● What is expected:
Your task is to copy the stretch of lines in the records below that begins with the line containing "State each allocation to the nearest $100, adjusting" and ends with the line containing "Floor amounts are", exactly as written, with nothing added.

══ Entries supplied ══

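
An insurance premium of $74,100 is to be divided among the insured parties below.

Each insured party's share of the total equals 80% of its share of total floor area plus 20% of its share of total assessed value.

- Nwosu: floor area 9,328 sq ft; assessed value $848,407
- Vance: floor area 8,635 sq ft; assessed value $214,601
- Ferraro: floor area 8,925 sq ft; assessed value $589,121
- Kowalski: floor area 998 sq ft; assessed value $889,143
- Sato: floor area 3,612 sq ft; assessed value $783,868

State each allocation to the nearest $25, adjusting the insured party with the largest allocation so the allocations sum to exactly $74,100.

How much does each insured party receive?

Nwosu: $21,325 | Vance: $17,200 | Ferraro: $19,425 | Kowalski: $5,850 | Sato: $10,300

Floor area total 31,498; assessed value total 3,325,140.
Composite weights (80% floor area + 20% assessed value): Nwosu 0.2879; Vance 0.2322; Ferraro 0.2621; Kowalski 0.0788; Sato 0.1389.
Pro-rata amounts: Nwosu 21,336.83; Vance 17,207.75; Ferraro 19,422.75; Kowalski 5,841.13; Sato 10,291.54.
At nearest $25: Nwosu $21,325; Vance $17,200; Ferraro $19,425; Kowalski $5,850; Sato $10,300. Sum = $74,100.
Sum already equals the total — no adjustment.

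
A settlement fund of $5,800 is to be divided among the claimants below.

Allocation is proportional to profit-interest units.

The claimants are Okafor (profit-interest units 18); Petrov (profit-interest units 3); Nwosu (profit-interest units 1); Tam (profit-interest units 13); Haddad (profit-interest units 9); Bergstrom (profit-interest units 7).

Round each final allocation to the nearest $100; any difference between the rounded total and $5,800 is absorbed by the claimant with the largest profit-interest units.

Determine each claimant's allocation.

Okafor: $2,100; Petrov: $300; Nwosu: $100; Tam: $1,500; Haddad: $1,000; Bergstrom: $800

Profit-interest units total: 51.
Raw shares: Okafor 18/51 × $5,800 = 2,047.06; Petrov 3/51 × $5,800 = 341.18; Nwosu 1/51 × $5,800 = 113.73; Tam 13/51 × $5,800 = 1,478.43; Haddad 9/51 × $5,800 = 1,023.53; Bergstrom 7/51 × $5,800 = 796.08.
Rounded to nearest $100: Okafor $2,000; Petrov $300; Nwosu $100; Tam $1,500; Haddad $1,000; Bergstrom $800. Sum = $5,700.
Difference $5,800 − $5,700 = +$100 applied to largest profit-interest units (Okafor): Okafor becomes $2,100.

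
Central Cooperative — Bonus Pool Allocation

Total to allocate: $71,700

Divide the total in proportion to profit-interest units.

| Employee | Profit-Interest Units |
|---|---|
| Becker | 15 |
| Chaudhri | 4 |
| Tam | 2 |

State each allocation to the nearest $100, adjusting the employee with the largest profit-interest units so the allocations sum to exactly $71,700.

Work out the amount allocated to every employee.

Becker: $51,200 | Chaudhri: $13,700 | Tam: $6,800

Sum of profit-interest units: 15 + 4 + 2 = 21.
Pro-rata amounts: Becker 51,214.29; Chaudhri 13,657.14; Tam 6,828.57.
At nearest $100: Becker $51,200; Chaudhri $13,700; Tam $6,800. Sum = $71,700.
Sum already equals the total — no adjustment.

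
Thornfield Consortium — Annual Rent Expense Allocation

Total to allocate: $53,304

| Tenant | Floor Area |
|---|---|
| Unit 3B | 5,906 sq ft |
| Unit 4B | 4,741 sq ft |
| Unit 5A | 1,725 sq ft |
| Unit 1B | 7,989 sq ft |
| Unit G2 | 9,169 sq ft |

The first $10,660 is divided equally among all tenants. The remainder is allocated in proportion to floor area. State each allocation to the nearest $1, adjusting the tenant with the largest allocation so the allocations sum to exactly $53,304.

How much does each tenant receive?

Unit 3B: $10,661 · Unit 4B: $8,978 · Unit 5A: $4,623 · Unit 1B: $13,669 · Unit G2: $15,373

First tranche $10,660 split equally: $2,132 each.
Remainder $42,644 by floor area (total 29,530): Unit 3B 8,528.80 → $8,529; Unit 4B 6,846.43 → $6,846; Unit 5A 2,491.06 → $2,491; Unit 1B 11,536.84 → $11,537; Unit G2 13,240.87 → $13,241.
Totals: Unit 3B $2,132 + $8,529 = $10,661; Unit 4B $2,132 + $6,846 = $8,978; Unit 5A $2,132 + $2,491 = $4,623; Unit 1B $2,132 + $11,537 = $13,669; Unit G2 $2,132 + $13,241 = $15,373.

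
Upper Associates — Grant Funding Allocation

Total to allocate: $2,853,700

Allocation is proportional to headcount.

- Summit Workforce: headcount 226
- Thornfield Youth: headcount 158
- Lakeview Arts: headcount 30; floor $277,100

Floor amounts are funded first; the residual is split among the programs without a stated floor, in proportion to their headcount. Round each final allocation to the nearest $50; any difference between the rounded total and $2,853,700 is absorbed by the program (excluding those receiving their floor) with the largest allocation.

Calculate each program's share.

Guaranteed amounts: Lakeview Arts $277,100. Remaining pool $2,576,600.
Remaining pool split over remaining headcount 384: Summit Workforce 1,516,436.46 → $1,516,450; Thornfield Youth 1,060,163.54 → $1,060,150.

Summit Workforce: $1,516,450; Thornfield Youth: $1,060,150; Lakeview Arts: $277,100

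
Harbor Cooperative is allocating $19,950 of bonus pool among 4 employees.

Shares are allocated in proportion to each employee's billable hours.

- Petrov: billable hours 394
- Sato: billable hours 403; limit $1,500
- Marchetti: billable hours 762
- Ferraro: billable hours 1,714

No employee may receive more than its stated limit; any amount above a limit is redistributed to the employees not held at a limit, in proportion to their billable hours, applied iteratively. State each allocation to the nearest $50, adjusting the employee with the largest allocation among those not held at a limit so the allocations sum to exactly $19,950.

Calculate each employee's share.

Total billable hours = 3,273.
Unconstrained shares: Petrov 2,401.56; Sato 2,456.42; Marchetti 4,644.64; Ferraro 10,447.39.
Cap binds for Sato ($1,500); remaining pool $18,450 reallocated over remaining billable hours 2,870.
Remaining shares: Petrov 2,532.86 → $2,550; Marchetti 4,898.57 → $4,900; Ferraro 11,018.57 → $11,000.

Petrov: $2,550; Sato: $1,500; Marchetti: $4,900; Ferraro: $11,000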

═══

● Answer to this task:
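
State each allocation to the nearest $100, adjusting the employee with the largest profit-interest units so the allocations sum to exactly $71,700.

Work out the amount allocated to every employee.

Becker: $51,200 | Chaudhri: $13,700 | Tam: $6,800

Sum of profit-interest units: 15 + 4 + 2 = 21.
Pro-rata amounts: Becker 51,214.29; Chaudhri 13,657.14; Tam 6,828.57.
At nearest $100: Becker $51,200; Chaudhri $13,700; Tam $6,800. Sum = $71,700.
Sum already equals the total — no adjustment.

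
Thornfield Consortium — Annual Rent Expense Allocation

Total to allocate: $53,304

| Tenant | Floor Area |
|---|---|
| Unit 3B | 5,906 sq ft |
| Unit 4B | 4,741 sq ft |
| Unit 5A | 1,725 sq ft |
| Unit 1B | 7,989 sq ft |
| Unit G2 | 9,169 sq ft |

The first $10,660 is divided equally among all tenants. The remainder is allocated in proportion to floor area. State each allocation to the nearest $1, adjusting the tenant with the largest allocation so the allocations sum to exactly $53,304.

How much does each tenant receive?

Unit 3B: $10,661 · Unit 4B: $8,978 · Unit 5A: $4,623 · Unit 1B: $13,669 · Unit G2: $15,373

First tranche $10,660 split equally: $2,132 each.
Remainder $42,644 by floor area (total 29,530): Unit 3B 8,528.80 → $8,529; Unit 4B 6,846.43 → $6,846; Unit 5A 2,491.06 → $2,491; Unit 1B 11,536.84 → $11,537; Unit G2 13,240.87 → $13,241.
Totals: Unit 3B $2,132 + $8,529 = $10,661; Unit 4B $2,132 + $6,846 = $8,978; Unit 5A $2,132 + $2,491 = $4,623; Unit 1B $2,132 + $11,537 = $13,669; Unit G2 $2,132 + $13,241 = $15,373.

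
Upper Associates — Grant Funding Allocation

Total to allocate: $2,853,700

Allocation is proportional to headcount.

- Summit Workforce: headcount 226
- Thornfield Youth: headcount 158
- Lakeview Arts: headcount 30; floor $277,100

Floor amounts are funded first; the residual is split among the programs without a stated floor, in proportion to their headcount. Round each final allocation to the nearest $50; any difference between the rounded total and $2,853,700 is absorbed by the program (excluding those receiving their floor) with the largest allocation.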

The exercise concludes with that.